Collected data entries:
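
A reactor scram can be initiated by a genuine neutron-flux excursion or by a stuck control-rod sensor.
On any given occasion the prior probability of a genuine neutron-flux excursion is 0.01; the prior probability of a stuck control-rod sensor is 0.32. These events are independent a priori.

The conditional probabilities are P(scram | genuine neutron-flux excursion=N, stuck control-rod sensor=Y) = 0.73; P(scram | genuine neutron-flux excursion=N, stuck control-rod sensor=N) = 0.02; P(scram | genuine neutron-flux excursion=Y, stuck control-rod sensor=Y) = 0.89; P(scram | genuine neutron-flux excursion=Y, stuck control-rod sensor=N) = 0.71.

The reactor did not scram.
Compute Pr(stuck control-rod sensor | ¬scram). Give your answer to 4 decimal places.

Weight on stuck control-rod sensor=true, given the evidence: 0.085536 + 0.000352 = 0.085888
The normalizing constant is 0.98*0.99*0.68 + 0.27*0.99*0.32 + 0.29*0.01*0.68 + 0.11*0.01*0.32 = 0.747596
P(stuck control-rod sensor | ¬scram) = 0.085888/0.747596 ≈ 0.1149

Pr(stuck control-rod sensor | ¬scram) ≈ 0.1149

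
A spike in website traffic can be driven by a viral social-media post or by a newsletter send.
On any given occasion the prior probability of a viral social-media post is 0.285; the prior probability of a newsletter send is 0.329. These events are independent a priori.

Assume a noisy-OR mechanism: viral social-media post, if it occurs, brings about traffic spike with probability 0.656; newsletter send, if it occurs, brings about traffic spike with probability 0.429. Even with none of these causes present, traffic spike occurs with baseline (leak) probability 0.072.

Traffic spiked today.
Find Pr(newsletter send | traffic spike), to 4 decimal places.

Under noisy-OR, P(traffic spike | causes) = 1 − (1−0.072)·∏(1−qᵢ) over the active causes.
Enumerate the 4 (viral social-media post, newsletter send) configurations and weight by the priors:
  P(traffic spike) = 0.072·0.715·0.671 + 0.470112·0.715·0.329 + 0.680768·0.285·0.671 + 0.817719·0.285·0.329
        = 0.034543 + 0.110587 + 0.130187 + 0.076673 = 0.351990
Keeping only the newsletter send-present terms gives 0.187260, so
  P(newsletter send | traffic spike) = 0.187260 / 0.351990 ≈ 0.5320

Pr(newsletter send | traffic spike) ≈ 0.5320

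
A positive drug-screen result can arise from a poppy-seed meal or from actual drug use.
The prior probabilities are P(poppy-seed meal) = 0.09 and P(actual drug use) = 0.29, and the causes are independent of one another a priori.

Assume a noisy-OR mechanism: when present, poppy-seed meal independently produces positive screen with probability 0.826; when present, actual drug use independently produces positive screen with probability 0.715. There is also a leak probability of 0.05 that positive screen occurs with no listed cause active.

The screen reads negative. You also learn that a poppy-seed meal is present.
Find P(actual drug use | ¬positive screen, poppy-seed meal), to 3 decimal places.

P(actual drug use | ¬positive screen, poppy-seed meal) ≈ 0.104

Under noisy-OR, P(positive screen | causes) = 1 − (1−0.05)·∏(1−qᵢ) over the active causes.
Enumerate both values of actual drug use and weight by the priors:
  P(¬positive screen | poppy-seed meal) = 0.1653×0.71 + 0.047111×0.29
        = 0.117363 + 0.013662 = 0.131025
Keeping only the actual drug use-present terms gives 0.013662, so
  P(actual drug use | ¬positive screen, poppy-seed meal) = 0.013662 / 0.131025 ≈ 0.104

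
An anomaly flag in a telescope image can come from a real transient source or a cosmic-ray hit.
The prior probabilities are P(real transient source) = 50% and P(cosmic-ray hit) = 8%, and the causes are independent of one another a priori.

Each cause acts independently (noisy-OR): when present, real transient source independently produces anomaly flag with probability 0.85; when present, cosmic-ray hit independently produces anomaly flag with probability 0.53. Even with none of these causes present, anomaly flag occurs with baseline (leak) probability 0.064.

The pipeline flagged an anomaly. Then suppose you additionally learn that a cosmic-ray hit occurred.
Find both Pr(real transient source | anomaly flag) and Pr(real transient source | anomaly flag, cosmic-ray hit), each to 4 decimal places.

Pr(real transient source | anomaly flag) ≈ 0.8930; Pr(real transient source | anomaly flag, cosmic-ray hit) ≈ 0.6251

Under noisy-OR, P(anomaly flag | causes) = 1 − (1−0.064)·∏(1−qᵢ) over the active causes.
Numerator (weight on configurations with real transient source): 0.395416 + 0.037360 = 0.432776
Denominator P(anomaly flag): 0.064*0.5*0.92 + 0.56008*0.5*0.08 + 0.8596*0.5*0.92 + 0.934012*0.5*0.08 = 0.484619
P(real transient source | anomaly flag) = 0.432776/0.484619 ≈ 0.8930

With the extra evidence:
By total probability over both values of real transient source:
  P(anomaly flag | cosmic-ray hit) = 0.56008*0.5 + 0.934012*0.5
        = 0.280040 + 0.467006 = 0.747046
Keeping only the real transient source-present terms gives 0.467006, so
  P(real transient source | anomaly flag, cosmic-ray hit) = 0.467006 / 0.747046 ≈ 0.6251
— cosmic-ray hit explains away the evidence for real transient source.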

EXERCISE DETAILS: From the entries above, restate word for word the lines from the line containing "On any given occasion the prior probability of a genuine" to the line containing "On any given occasion the prior probability of a viral", both ends included, and nothing more.

ANSWER BOX:
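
On any given occasion the prior probability of a genuine neutron-flux excursion is 0.01; the prior probability of a stuck control-rod sensor is 0.32. These events are independent a priori.

The conditional probabilities are P(scram | genuine neutron-flux excursion=N, stuck control-rod sensor=Y) = 0.73; P(scram | genuine neutron-flux excursion=N, stuck control-rod sensor=N) = 0.02; P(scram | genuine neutron-flux excursion=Y, stuck control-rod sensor=Y) = 0.89; P(scram | genuine neutron-flux excursion=Y, stuck control-rod sensor=N) = 0.71.

The reactor did not scram.
Compute Pr(stuck control-rod sensor | ¬scram). Give your answer to 4 decimal places.

Weight on stuck control-rod sensor=true, given the evidence: 0.085536 + 0.000352 = 0.085888
The normalizing constant is 0.98*0.99*0.68 + 0.27*0.99*0.32 + 0.29*0.01*0.68 + 0.11*0.01*0.32 = 0.747596
P(stuck control-rod sensor | ¬scram) = 0.085888/0.747596 ≈ 0.1149

Pr(stuck control-rod sensor | ¬scram) ≈ 0.1149

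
A spike in website traffic can be driven by a viral social-media post or by a newsletter send.
On any given occasion the prior probability of a viral social-media post is 0.285; the prior probability of a newsletter send is 0.329. These events are independent a priori.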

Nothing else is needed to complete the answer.